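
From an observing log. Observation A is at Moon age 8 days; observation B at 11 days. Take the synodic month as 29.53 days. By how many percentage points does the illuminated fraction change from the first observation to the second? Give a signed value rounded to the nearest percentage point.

+28 pp

First observation: θ = 360°·8/29.53 = 97.5°, so f = 0.566.
Second observation: θ = 134.1°, f = 0.848.
Δf = 0.848 − 0.566 = +0.282, i.e. +28 pp.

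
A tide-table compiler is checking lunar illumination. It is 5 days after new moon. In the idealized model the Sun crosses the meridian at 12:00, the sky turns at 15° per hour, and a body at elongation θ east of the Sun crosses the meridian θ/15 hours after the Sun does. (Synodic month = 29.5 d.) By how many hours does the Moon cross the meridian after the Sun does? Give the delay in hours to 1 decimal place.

Elongation θ = 360° × 5/29.5 ≈ 61.0°.
At 15° of sky rotation per hour, 61.0° corresponds to a 4.07 h lag.
So the Moon crosses the meridian 4.07 h after the Sun.

4.1 h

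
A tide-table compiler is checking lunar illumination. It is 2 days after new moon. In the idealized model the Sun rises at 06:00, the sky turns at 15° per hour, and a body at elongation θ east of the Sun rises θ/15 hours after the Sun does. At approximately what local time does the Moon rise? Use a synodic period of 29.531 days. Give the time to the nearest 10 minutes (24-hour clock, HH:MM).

07:40

Phase angle: θ = 360°·(2 d)/(29.531 d) = 24.4°.
At 15° of sky rotation per hour, 24.4° corresponds to a 1.63 h lag.
06:00 + 1.625 h ≈ 07:38 → 07:40 to the nearest ten minutes.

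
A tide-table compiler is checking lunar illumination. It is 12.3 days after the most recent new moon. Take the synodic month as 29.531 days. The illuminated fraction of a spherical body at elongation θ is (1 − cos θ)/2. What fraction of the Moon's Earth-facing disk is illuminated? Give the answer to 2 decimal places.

Elongation θ = 360° × 12.3/29.531 ≈ 149.9°.
Illuminated fraction = (1 − cos 149.9°)/2 = (1 − (-0.866))/2 ≈ 0.933.

0.93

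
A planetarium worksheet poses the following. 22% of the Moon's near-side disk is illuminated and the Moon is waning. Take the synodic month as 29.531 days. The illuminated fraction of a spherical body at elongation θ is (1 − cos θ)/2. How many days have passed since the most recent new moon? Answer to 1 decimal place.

Invert f = (1 − cos θ)/2 to get cos θ = 1 − 2(0.22) = 0.560, hence θ₀ = arccos 0.560 = 55.9°.
Since the Moon is past full (waning), take the reflex angle: θ = 360° − 55.9° = 304.1°.
At 360°/29.531 d per day, 304.1° corresponds to 24.94 days.

24.9 days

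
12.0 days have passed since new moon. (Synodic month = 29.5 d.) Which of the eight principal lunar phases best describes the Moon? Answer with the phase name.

At 12.0/29.5 of the cycle, θ ≈ 146° — the waxing gibbous range.

waxing gibbous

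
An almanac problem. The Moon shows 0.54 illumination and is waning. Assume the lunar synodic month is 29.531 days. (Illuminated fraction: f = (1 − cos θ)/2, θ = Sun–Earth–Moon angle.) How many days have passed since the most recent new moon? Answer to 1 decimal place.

21.8 days

From f = (1 − cos θ)/2: cos θ = 1 − 2×0.54 = -0.080; arccos → 94.6°.
A waning Moon lies in 180°–360°, so θ = 360° − 94.6° = 265.4°.
Age = 29.531 × 265.4°/360° ≈ 21.77 days.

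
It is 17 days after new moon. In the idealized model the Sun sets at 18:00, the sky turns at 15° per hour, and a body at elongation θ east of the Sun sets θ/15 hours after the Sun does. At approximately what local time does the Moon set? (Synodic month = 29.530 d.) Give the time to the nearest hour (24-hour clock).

The Moon has covered 17/29.530 of its cycle, so θ ≈ 360° × 17/29.530 = 207.2°.
Delay after the Sun = 207.2° / (15°/h) ≈ 13.82 h.
18:00 + 13.82 h ≈ 07:49 → 08:00 to the nearest hour.

08:00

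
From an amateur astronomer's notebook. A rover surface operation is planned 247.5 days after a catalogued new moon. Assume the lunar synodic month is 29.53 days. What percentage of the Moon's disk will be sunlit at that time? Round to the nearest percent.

87%

247.5/29.53 = 8.381 lunations, so 8 complete cycles and 11.26 d into the next.
Elongation θ = 360° × 11.26/29.53 ≈ 137.3°.
Illuminated fraction = (1 − cos 137.3°)/2 = (1 − (-0.735))/2 ≈ 0.867, so 87%.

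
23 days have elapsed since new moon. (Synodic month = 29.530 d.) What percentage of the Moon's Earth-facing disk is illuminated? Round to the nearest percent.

Phase angle: θ = 360°·(23 d)/(29.530 d) = 280.4°.
With cos θ = 0.180, the lit fraction is (1 − 0.180)/2 ≈ 0.410, so 41%.

41%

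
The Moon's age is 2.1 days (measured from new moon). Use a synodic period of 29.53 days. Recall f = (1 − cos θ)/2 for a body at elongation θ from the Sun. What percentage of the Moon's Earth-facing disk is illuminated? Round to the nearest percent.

Elongation θ = 360° × 2.1/29.53 ≈ 25.6°.
Illuminated fraction = (1 − cos 25.6°)/2 = (1 − 0.902)/2 ≈ 0.049, so 5%.

5%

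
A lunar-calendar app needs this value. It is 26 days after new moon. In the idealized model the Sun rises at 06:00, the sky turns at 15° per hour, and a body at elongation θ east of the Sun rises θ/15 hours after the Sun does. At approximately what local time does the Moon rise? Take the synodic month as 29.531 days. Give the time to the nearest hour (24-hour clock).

03:00

The Moon has covered 26/29.531 of its cycle, so θ ≈ 360° × 26/29.531 = 317.0°.
The Moon trails the Sun by θ/15 = 317.0/15 ≈ 21.13 hours.
06:00 + 21.13 h ≈ 03:08 → 03:00 to the nearest hour.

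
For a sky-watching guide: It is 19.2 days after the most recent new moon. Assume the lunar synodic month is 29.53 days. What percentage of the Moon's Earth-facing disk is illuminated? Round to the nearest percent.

Elongation θ = 360° × 19.2/29.53 ≈ 234.1°.
With cos θ = (-0.587), the lit fraction is (1 − (-0.587))/2 ≈ 0.793, so 79%.

79%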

◆ ◆ ◆ ◆

Word for word, restate each record in the listing.

__RESULT BELOW__.
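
From an observing log. Observation A is at Moon age 8 days; observation B at 11 days. Take the synodic month as 29.53 days. By how many percentage points does the illuminated fraction change from the first observation to the second? Give a signed value rounded to the nearest percentage point.

+28 pp

First observation: θ = 360°·8/29.53 = 97.5°, so f = 0.566.
Second observation: θ = 134.1°, f = 0.848.
Δf = 0.848 − 0.566 = +0.282, i.e. +28 pp.

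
A tide-table compiler is checking lunar illumination. It is 5 days after new moon. In the idealized model the Sun crosses the meridian at 12:00, the sky turns at 15° per hour, and a body at elongation θ east of the Sun crosses the meridian θ/15 hours after the Sun does. (Synodic month = 29.5 d.) By how many hours does the Moon cross the meridian after the Sun does? Give the delay in hours to 1 decimal place.

Elongation θ = 360° × 5/29.5 ≈ 61.0°.
At 15° of sky rotation per hour, 61.0° corresponds to a 4.07 h lag.
So the Moon crosses the meridian 4.07 h after the Sun.

4.1 h

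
A tide-table compiler is checking lunar illumination. It is 2 days after new moon. In the idealized model the Sun rises at 06:00, the sky turns at 15° per hour, and a body at elongation θ east of the Sun rises θ/15 hours after the Sun does. At approximately what local time does the Moon rise? Use a synodic period of 29.531 days. Give the time to the nearest 10 minutes (24-hour clock, HH:MM).

07:40

Phase angle: θ = 360°·(2 d)/(29.531 d) = 24.4°.
At 15° of sky rotation per hour, 24.4° corresponds to a 1.63 h lag.
06:00 + 1.625 h ≈ 07:38 → 07:40 to the nearest ten minutes.

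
A tide-table compiler is checking lunar illumination. It is 12.3 days after the most recent new moon. Take the synodic month as 29.531 days. The illuminated fraction of a spherical body at elongation θ is (1 − cos θ)/2. What fraction of the Moon's Earth-facing disk is illuminated? Give the answer to 2 decimal places.

Elongation θ = 360° × 12.3/29.531 ≈ 149.9°.
Illuminated fraction = (1 − cos 149.9°)/2 = (1 − (-0.866))/2 ≈ 0.933.

0.93

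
A planetarium worksheet poses the following. 22% of the Moon's near-side disk is illuminated and the Moon is waning. Take the synodic month as 29.531 days. The illuminated fraction of a spherical body at elongation θ is (1 − cos θ)/2. How many days have passed since the most recent new moon? Answer to 1 decimal place.

Invert f = (1 − cos θ)/2 to get cos θ = 1 − 2(0.22) = 0.560, hence θ₀ = arccos 0.560 = 55.9°.
Since the Moon is past full (waning), take the reflex angle: θ = 360° − 55.9° = 304.1°.
At 360°/29.531 d per day, 304.1° corresponds to 24.94 days.

24.9 days

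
12.0 days have passed since new moon. (Synodic month = 29.5 d.) Which of the eight principal lunar phases best describes the Moon? Answer with the phase name.

At 12.0/29.5 of the cycle, θ ≈ 146° — the waxing gibbous range.

waxing gibbous

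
An almanac problem. The Moon shows 0.54 illumination and is waning. Assume the lunar synodic month is 29.531 days. (Illuminated fraction: f = (1 − cos θ)/2, θ = Sun–Earth–Moon angle.) How many days have passed since the most recent new moon? Answer to 1 decimal place.

21.8 days

From f = (1 − cos θ)/2: cos θ = 1 − 2×0.54 = -0.080; arccos → 94.6°.
A waning Moon lies in 180°–360°, so θ = 360° − 94.6° = 265.4°.
Age = 29.531 × 265.4°/360° ≈ 21.77 days.

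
It is 17 days after new moon. In the idealized model the Sun sets at 18:00, the sky turns at 15° per hour, and a body at elongation θ east of the Sun sets θ/15 hours after the Sun does. At approximately what local time does the Moon set? (Synodic month = 29.530 d.) Give the time to the nearest hour (24-hour clock).

The Moon has covered 17/29.530 of its cycle, so θ ≈ 360° × 17/29.530 = 207.2°.
Delay after the Sun = 207.2° / (15°/h) ≈ 13.82 h.
18:00 + 13.82 h ≈ 07:49 → 08:00 to the nearest hour.

08:00

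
From an amateur astronomer's notebook. A rover surface operation is planned 247.5 days after a catalogued new moon. Assume the lunar synodic month is 29.53 days. What percentage of the Moon's disk will be sunlit at that time? Round to the nearest percent.

87%

247.5/29.53 = 8.381 lunations, so 8 complete cycles and 11.26 d into the next.
Elongation θ = 360° × 11.26/29.53 ≈ 137.3°.
Illuminated fraction = (1 − cos 137.3°)/2 = (1 − (-0.735))/2 ≈ 0.867, so 87%.

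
23 days have elapsed since new moon. (Synodic month = 29.530 d.) What percentage of the Moon's Earth-facing disk is illuminated? Round to the nearest percent.

Phase angle: θ = 360°·(23 d)/(29.530 d) = 280.4°.
With cos θ = 0.180, the lit fraction is (1 − 0.180)/2 ≈ 0.410, so 41%.

41%

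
The Moon's age is 2.1 days (measured from new moon). Use a synodic period of 29.53 days. Recall f = (1 − cos θ)/2 for a body at elongation θ from the Sun. What percentage of the Moon's Earth-facing disk is illuminated? Round to the nearest percent.

Elongation θ = 360° × 2.1/29.53 ≈ 25.6°.
Illuminated fraction = (1 − cos 25.6°)/2 = (1 − 0.902)/2 ≈ 0.049, so 5%.

5%

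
A lunar-calendar app needs this value. It is 26 days after new moon. In the idealized model the Sun rises at 06:00, the sky turns at 15° per hour, and a body at elongation θ east of the Sun rises θ/15 hours after the Sun does. At approximately what local time does the Moon rise? Take the synodic month as 29.531 days. Give the time to the nearest hour (24-hour clock).

03:00

The Moon has covered 26/29.531 of its cycle, so θ ≈ 360° × 26/29.531 = 317.0°.
The Moon trails the Sun by θ/15 = 317.0/15 ≈ 21.13 hours.
06:00 + 21.13 h ≈ 03:08 → 03:00 to the nearest hour.

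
For a sky-watching guide: It is 19.2 days after the most recent new moon. Assume the lunar synodic month is 29.53 days. What percentage of the Moon's Earth-facing disk is illuminated? Round to the nearest percent.

Elongation θ = 360° × 19.2/29.53 ≈ 234.1°.
With cos θ = (-0.587), the lit fraction is (1 − (-0.587))/2 ≈ 0.793, so 79%.

79%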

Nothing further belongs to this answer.